**Task:**
Make an exact copy of every entry.

- - - - - - -

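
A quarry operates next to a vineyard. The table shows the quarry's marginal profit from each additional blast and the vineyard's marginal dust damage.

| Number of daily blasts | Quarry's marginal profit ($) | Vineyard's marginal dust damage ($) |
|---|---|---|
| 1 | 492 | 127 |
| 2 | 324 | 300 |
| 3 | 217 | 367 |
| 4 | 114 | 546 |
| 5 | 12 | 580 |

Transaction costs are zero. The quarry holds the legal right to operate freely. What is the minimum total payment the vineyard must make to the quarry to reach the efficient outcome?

Left alone the quarry would choose level 5 (marginal profit stays positive).
Efficient level: k* = 2 (marginal profit ≥ marginal dust damage through 2).
The vineyard must at least cover the quarry's forgone profit from cutting 5→2: 217 + 114 + 12 = 343.

$343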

- - - - - - -

**Answer section:**
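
A quarry operates next to a vineyard. The table shows the quarry's marginal profit from each additional blast and the vineyard's marginal dust damage.

| Number of daily blasts | Quarry's marginal profit ($) | Vineyard's marginal dust damage ($) |
|---|---|---|
| 1 | 492 | 127 |
| 2 | 324 | 300 |
| 3 | 217 | 367 |
| 4 | 114 | 546 |
| 5 | 12 | 580 |

Transaction costs are zero. The quarry holds the legal right to operate freely. What is the minimum total payment the vineyard must make to the quarry to reach the efficient outcome?

Left alone the quarry would choose level 5 (marginal profit stays positive).
Efficient level: k* = 2 (marginal profit ≥ marginal dust damage through 2).
The vineyard must at least cover the quarry's forgone profit from cutting 5→2: 217 + 114 + 12 = 343.

$343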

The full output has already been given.